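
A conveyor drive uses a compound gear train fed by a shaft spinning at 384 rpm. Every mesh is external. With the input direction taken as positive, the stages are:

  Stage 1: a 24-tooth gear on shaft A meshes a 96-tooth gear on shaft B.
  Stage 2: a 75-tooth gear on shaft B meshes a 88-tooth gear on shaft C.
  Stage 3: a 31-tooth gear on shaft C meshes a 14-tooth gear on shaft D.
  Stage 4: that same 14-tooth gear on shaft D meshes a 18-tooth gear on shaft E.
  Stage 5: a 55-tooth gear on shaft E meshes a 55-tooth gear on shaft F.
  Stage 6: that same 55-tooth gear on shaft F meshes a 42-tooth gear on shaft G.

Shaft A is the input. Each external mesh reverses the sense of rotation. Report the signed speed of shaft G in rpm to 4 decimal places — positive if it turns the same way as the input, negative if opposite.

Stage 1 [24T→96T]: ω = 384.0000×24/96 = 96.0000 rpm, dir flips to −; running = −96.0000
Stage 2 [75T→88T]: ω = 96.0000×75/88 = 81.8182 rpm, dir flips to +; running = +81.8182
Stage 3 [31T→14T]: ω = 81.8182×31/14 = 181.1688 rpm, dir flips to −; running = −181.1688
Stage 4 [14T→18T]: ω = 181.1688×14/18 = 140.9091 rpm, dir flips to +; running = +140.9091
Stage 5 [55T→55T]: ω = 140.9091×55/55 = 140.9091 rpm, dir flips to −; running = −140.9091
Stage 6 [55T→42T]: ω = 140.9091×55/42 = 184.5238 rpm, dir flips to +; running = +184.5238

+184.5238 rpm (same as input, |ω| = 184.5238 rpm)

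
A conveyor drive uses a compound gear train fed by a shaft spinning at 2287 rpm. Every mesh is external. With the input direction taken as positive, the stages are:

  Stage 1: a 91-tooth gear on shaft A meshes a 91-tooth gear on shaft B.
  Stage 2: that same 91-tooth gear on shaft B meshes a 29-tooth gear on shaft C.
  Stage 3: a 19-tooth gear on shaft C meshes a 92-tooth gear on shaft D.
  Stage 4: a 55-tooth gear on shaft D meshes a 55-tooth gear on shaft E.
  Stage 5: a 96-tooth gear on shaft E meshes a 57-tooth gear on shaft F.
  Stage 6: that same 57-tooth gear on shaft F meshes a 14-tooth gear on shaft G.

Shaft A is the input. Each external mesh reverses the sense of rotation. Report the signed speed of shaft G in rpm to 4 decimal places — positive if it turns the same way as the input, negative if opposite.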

━━━━━━━━━━━━━━━━━━━━

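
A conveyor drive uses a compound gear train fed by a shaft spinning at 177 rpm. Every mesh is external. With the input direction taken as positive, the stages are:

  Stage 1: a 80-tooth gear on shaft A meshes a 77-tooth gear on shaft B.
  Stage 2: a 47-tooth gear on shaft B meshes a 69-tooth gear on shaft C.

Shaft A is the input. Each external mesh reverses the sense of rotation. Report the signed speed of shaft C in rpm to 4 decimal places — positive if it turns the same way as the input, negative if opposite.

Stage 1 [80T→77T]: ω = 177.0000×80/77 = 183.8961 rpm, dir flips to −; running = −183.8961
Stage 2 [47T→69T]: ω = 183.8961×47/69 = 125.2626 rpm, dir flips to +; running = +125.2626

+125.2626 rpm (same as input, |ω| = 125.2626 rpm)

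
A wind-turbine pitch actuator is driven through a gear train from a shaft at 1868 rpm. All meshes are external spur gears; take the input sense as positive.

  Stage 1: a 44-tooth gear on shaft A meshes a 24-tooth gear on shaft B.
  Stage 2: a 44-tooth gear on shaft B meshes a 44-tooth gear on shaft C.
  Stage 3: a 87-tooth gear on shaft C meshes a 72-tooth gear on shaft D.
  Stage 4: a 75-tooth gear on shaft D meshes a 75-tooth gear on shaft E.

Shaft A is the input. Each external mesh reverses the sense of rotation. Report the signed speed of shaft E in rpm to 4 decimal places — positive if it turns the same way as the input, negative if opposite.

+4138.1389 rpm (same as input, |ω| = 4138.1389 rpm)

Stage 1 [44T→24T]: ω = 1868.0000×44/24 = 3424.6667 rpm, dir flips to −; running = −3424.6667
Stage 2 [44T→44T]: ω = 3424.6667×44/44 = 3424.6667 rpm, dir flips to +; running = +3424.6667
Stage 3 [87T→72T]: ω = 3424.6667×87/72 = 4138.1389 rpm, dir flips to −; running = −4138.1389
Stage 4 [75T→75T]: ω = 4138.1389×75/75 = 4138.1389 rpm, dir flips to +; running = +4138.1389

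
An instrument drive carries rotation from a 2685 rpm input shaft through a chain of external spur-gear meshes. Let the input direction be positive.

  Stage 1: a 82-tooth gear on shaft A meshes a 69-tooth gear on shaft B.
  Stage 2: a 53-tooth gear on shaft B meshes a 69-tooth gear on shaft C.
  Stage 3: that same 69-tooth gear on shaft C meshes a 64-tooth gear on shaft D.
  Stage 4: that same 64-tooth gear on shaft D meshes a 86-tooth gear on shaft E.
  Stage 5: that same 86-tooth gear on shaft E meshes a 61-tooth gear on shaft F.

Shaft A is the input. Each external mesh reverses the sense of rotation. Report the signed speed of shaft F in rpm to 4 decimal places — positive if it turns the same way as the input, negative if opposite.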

━━━━━━━━━━━━━━━━━━━━

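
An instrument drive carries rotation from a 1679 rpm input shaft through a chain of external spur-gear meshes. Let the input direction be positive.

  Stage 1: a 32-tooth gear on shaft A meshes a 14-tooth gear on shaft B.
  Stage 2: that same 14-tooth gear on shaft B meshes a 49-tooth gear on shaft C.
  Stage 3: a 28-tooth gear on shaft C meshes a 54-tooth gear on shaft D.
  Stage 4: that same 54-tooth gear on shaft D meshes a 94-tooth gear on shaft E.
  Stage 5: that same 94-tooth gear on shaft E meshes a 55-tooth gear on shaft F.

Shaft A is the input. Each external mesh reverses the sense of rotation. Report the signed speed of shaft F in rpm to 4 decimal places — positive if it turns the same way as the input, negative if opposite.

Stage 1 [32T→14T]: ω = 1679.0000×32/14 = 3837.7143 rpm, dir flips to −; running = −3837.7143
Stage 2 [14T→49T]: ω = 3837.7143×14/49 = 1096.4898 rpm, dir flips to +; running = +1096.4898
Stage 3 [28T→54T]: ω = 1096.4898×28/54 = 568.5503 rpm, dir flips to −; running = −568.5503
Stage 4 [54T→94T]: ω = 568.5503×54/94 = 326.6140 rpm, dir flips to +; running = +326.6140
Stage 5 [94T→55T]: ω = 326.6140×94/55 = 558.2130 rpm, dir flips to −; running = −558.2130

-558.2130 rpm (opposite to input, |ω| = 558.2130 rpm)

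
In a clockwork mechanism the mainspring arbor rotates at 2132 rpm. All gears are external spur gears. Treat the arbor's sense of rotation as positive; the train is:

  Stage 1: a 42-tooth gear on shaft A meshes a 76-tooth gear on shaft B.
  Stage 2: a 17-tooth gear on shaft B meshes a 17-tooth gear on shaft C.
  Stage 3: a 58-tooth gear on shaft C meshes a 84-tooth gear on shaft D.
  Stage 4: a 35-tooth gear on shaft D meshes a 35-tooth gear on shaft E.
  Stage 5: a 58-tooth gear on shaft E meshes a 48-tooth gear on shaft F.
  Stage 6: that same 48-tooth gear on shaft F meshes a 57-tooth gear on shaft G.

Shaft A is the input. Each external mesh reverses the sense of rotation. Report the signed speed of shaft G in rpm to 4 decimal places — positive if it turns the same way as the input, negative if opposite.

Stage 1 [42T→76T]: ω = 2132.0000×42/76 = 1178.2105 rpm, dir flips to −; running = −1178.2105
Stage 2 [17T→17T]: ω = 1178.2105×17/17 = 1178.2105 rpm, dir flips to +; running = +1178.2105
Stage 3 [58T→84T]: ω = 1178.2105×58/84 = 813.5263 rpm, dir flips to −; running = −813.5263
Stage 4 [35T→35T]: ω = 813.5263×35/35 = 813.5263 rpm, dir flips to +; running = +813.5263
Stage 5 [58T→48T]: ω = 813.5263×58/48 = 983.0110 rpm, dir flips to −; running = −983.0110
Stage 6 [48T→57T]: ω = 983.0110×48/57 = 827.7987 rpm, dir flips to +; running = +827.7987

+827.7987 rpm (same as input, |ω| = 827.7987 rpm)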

━━━━━━━━━━━━━━━━━━━━

What to do:
Scan the lines above for "spinning at 384" and for "Stage 5: a 55-tooth". Repeat exactly the line holding each of them and every line in between.

Reply:
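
A conveyor drive uses a compound gear train fed by a shaft spinning at 384 rpm. Every mesh is external. With the input direction taken as positive, the stages are:

  Stage 1: a 24-tooth gear on shaft A meshes a 96-tooth gear on shaft B.
  Stage 2: a 75-tooth gear on shaft B meshes a 88-tooth gear on shaft C.
  Stage 3: a 31-tooth gear on shaft C meshes a 14-tooth gear on shaft D.
  Stage 4: that same 14-tooth gear on shaft D meshes a 18-tooth gear on shaft E.
  Stage 5: a 55-tooth gear on shaft E meshes a 55-tooth gear on shaft F.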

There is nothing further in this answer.